▶ _YOUR TASK_: Set the entries below down again, please. Match them exactly.

──────── WORKING DATA ────────

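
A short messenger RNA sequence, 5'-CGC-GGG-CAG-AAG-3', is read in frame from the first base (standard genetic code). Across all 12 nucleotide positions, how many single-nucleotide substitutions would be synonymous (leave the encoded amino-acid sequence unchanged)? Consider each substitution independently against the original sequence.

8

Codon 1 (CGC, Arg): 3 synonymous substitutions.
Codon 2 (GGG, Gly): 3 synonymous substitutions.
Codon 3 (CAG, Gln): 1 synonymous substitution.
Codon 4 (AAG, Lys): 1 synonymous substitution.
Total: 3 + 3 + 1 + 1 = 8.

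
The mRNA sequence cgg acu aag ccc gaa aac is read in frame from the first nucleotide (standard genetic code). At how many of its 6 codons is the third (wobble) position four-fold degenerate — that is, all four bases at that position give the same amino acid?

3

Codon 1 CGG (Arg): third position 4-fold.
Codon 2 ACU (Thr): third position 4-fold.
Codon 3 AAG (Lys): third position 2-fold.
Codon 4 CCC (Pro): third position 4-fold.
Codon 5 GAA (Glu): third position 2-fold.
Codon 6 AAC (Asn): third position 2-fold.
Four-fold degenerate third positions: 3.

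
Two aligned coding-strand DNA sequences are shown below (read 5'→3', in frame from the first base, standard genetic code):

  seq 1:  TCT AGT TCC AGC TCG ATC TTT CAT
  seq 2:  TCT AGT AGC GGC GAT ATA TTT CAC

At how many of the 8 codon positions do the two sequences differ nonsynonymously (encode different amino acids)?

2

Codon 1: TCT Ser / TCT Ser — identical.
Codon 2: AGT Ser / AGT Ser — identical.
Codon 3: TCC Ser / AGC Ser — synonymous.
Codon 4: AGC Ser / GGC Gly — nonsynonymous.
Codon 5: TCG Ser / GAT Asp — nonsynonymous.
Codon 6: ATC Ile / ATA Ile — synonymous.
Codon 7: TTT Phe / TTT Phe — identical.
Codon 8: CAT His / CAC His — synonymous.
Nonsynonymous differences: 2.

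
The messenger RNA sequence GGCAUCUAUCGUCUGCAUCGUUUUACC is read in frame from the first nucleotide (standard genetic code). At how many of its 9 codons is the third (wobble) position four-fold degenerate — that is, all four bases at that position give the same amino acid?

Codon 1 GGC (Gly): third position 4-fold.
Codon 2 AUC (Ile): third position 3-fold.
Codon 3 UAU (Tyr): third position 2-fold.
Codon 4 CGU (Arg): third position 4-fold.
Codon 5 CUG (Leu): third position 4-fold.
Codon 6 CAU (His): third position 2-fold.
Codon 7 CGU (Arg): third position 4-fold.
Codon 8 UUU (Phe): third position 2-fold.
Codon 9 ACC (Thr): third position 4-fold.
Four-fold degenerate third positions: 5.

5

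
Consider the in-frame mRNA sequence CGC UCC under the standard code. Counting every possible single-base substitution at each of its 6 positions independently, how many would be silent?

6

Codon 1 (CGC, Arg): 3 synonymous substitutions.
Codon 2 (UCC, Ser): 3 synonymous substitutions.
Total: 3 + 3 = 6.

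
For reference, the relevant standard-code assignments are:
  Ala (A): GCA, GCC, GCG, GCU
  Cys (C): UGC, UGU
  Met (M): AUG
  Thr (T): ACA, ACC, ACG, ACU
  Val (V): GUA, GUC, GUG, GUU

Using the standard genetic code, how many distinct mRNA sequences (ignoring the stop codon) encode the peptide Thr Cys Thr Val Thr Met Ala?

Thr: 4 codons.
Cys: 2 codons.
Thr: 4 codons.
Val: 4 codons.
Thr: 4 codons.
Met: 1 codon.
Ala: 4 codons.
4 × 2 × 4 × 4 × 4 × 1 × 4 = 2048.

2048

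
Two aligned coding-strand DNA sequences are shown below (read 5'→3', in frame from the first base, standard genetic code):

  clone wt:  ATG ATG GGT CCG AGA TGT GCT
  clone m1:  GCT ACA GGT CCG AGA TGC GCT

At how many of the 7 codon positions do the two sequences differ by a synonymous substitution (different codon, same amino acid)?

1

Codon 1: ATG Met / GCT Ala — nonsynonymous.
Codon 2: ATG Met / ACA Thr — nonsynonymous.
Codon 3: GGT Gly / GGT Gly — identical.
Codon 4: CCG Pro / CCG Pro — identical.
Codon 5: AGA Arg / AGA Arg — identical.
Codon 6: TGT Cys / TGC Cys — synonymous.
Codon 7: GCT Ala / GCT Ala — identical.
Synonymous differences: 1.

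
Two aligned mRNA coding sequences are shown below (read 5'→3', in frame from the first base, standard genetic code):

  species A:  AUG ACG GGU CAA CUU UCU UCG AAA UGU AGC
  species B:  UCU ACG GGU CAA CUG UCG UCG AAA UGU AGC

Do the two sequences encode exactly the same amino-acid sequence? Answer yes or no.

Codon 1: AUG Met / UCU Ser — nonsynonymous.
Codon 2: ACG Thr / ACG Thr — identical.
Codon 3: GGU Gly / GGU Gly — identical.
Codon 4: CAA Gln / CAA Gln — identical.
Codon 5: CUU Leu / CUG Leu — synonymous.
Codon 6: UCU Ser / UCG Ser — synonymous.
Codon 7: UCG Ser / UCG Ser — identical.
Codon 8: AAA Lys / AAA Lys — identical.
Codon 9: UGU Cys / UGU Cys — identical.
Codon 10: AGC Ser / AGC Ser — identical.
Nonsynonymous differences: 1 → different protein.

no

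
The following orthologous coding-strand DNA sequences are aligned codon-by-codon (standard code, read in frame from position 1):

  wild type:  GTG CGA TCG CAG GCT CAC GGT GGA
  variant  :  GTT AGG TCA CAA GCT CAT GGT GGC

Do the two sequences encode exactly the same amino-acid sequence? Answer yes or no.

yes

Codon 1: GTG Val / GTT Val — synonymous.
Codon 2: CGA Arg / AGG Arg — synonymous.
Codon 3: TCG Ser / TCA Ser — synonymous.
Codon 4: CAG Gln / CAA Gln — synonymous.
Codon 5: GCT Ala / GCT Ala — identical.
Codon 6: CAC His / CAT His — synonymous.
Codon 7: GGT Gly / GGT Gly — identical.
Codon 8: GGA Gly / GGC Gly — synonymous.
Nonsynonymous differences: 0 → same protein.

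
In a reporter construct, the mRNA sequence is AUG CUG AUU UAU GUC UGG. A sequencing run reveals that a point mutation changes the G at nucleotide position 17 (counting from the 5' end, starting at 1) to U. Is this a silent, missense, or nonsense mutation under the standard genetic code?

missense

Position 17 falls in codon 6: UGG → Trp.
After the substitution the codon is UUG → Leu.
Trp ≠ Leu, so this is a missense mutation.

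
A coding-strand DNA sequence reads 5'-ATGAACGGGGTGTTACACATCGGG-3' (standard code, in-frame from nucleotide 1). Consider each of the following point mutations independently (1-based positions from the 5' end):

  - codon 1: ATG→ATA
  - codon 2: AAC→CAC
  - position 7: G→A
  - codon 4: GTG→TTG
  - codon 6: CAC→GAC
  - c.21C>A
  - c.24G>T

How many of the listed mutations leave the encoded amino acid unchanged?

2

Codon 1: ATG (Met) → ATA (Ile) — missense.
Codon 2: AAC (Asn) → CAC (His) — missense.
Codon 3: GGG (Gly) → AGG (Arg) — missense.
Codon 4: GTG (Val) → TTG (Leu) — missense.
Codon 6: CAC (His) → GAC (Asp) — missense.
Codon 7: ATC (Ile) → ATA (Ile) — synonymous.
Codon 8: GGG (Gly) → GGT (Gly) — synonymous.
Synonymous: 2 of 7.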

────────

▶ _EXERCISE ANSWER_:
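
A short messenger RNA sequence, 5'-CGC-GGG-CAG-AAG-3', is read in frame from the first base (standard genetic code). Across all 12 nucleotide positions, how many single-nucleotide substitutions would be synonymous (leave the encoded amino-acid sequence unchanged)? Consider each substitution independently against the original sequence.

8

Codon 1 (CGC, Arg): 3 synonymous substitutions.
Codon 2 (GGG, Gly): 3 synonymous substitutions.
Codon 3 (CAG, Gln): 1 synonymous substitution.
Codon 4 (AAG, Lys): 1 synonymous substitution.
Total: 3 + 3 + 1 + 1 = 8.

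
The mRNA sequence cgg acu aag ccc gaa aac is read in frame from the first nucleotide (standard genetic code). At how many of its 6 codons is the third (wobble) position four-fold degenerate — that is, all four bases at that position give the same amino acid?

3

Codon 1 CGG (Arg): third position 4-fold.
Codon 2 ACU (Thr): third position 4-fold.
Codon 3 AAG (Lys): third position 2-fold.
Codon 4 CCC (Pro): third position 4-fold.
Codon 5 GAA (Glu): third position 2-fold.
Codon 6 AAC (Asn): third position 2-fold.
Four-fold degenerate third positions: 3.

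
Two aligned coding-strand DNA sequences are shown below (read 5'→3', in frame from the first base, standard genetic code):

  seq 1:  TCT AGT TCC AGC TCG ATC TTT CAT
  seq 2:  TCT AGT AGC GGC GAT ATA TTT CAC

At how many of the 8 codon positions do the two sequences differ nonsynonymously (encode different amino acids)?

2

Codon 1: TCT Ser / TCT Ser — identical.
Codon 2: AGT Ser / AGT Ser — identical.
Codon 3: TCC Ser / AGC Ser — synonymous.
Codon 4: AGC Ser / GGC Gly — nonsynonymous.
Codon 5: TCG Ser / GAT Asp — nonsynonymous.
Codon 6: ATC Ile / ATA Ile — synonymous.
Codon 7: TTT Phe / TTT Phe — identical.
Codon 8: CAT His / CAC His — synonymous.
Nonsynonymous differences: 2.

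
The messenger RNA sequence GGCAUCUAUCGUCUGCAUCGUUUUACC is read in frame from the first nucleotide (standard genetic code). At how many of its 9 codons is the third (wobble) position four-fold degenerate — that is, all four bases at that position give the same amino acid?

Codon 1 GGC (Gly): third position 4-fold.
Codon 2 AUC (Ile): third position 3-fold.
Codon 3 UAU (Tyr): third position 2-fold.
Codon 4 CGU (Arg): third position 4-fold.
Codon 5 CUG (Leu): third position 4-fold.
Codon 6 CAU (His): third position 2-fold.
Codon 7 CGU (Arg): third position 4-fold.
Codon 8 UUU (Phe): third position 2-fold.
Codon 9 ACC (Thr): third position 4-fold.
Four-fold degenerate third positions: 5.

5

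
Consider the in-frame mRNA sequence CGC UCC under the standard code. Counting every possible single-base substitution at each of its 6 positions independently, how many would be silent?

6

Codon 1 (CGC, Arg): 3 synonymous substitutions.
Codon 2 (UCC, Ser): 3 synonymous substitutions.
Total: 3 + 3 = 6.

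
For reference, the relevant standard-code assignments are:
  Ala (A): GCA, GCC, GCG, GCU
  Cys (C): UGC, UGU
  Met (M): AUG
  Thr (T): ACA, ACC, ACG, ACU
  Val (V): GUA, GUC, GUG, GUU

Using the standard genetic code, how many distinct mRNA sequences (ignoring the stop codon) encode the peptide Thr Cys Thr Val Thr Met Ala?

Thr: 4 codons.
Cys: 2 codons.
Thr: 4 codons.
Val: 4 codons.
Thr: 4 codons.
Met: 1 codon.
Ala: 4 codons.
4 × 2 × 4 × 4 × 4 × 1 × 4 = 2048.

2048

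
Two aligned coding-strand DNA sequences are shown below (read 5'→3', in frame from the first base, standard genetic code):

  clone wt:  ATG ATG GGT CCG AGA TGT GCT
  clone m1:  GCT ACA GGT CCG AGA TGC GCT

At how many of the 7 codon positions do the two sequences differ by a synonymous substitution (different codon, same amino acid)?

1

Codon 1: ATG Met / GCT Ala — nonsynonymous.
Codon 2: ATG Met / ACA Thr — nonsynonymous.
Codon 3: GGT Gly / GGT Gly — identical.
Codon 4: CCG Pro / CCG Pro — identical.
Codon 5: AGA Arg / AGA Arg — identical.
Codon 6: TGT Cys / TGC Cys — synonymous.
Codon 7: GCT Ala / GCT Ala — identical.
Synonymous differences: 1.

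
Two aligned mRNA coding sequences are shown below (read 5'→3', in frame from the first base, standard genetic code):

  species A:  AUG ACG GGU CAA CUU UCU UCG AAA UGU AGC
  species B:  UCU ACG GGU CAA CUG UCG UCG AAA UGU AGC

Do the two sequences encode exactly the same amino-acid sequence? Answer yes or no.

Codon 1: AUG Met / UCU Ser — nonsynonymous.
Codon 2: ACG Thr / ACG Thr — identical.
Codon 3: GGU Gly / GGU Gly — identical.
Codon 4: CAA Gln / CAA Gln — identical.
Codon 5: CUU Leu / CUG Leu — synonymous.
Codon 6: UCU Ser / UCG Ser — synonymous.
Codon 7: UCG Ser / UCG Ser — identical.
Codon 8: AAA Lys / AAA Lys — identical.
Codon 9: UGU Cys / UGU Cys — identical.
Codon 10: AGC Ser / AGC Ser — identical.
Nonsynonymous differences: 1 → different protein.

no

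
The following orthologous coding-strand DNA sequences are aligned codon-by-codon (standard code, read in frame from position 1):

  wild type:  GTG CGA TCG CAG GCT CAC GGT GGA
  variant  :  GTT AGG TCA CAA GCT CAT GGT GGC

Do the two sequences encode exactly the same amino-acid sequence? Answer yes or no.

yes

Codon 1: GTG Val / GTT Val — synonymous.
Codon 2: CGA Arg / AGG Arg — synonymous.
Codon 3: TCG Ser / TCA Ser — synonymous.
Codon 4: CAG Gln / CAA Gln — synonymous.
Codon 5: GCT Ala / GCT Ala — identical.
Codon 6: CAC His / CAT His — synonymous.
Codon 7: GGT Gly / GGT Gly — identical.
Codon 8: GGA Gly / GGC Gly — synonymous.
Nonsynonymous differences: 0 → same protein.

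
In a reporter construct, the mRNA sequence is AUG CUG AUU UAU GUC UGG. A sequencing run reveals that a point mutation changes the G at nucleotide position 17 (counting from the 5' end, starting at 1) to U. Is this a silent, missense, or nonsense mutation under the standard genetic code?

missense

Position 17 falls in codon 6: UGG → Trp.
After the substitution the codon is UUG → Leu.
Trp ≠ Leu, so this is a missense mutation.

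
A coding-strand DNA sequence reads 5'-ATGAACGGGGTGTTACACATCGGG-3' (standard code, in-frame from nucleotide 1). Consider each of the following point mutations independently (1-based positions from the 5' end):

  - codon 1: ATG→ATA
  - codon 2: AAC→CAC
  - position 7: G→A
  - codon 4: GTG→TTG
  - codon 6: CAC→GAC
  - c.21C>A
  - c.24G>T

How many of the listed mutations leave the encoded amino acid unchanged?

2

Codon 1: ATG (Met) → ATA (Ile) — missense.
Codon 2: AAC (Asn) → CAC (His) — missense.
Codon 3: GGG (Gly) → AGG (Arg) — missense.
Codon 4: GTG (Val) → TTG (Leu) — missense.
Codon 6: CAC (His) → GAC (Asp) — missense.
Codon 7: ATC (Ile) → ATA (Ile) — synonymous.
Codon 8: GGG (Gly) → GGT (Gly) — synonymous.
Synonymous: 2 of 7.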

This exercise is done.